Work instruction: What lines of the data below hold the string "mono"? Copy each one.

───── Entries provided

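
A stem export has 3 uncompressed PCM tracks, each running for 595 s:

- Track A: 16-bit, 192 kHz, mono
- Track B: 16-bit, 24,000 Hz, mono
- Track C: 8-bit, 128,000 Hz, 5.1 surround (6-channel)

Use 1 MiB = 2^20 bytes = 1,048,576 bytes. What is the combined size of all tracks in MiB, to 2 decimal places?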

──────────

Answer space:
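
- Track A: 16-bit, 192 kHz, mono
- Track B: 16-bit, 24,000 Hz, mono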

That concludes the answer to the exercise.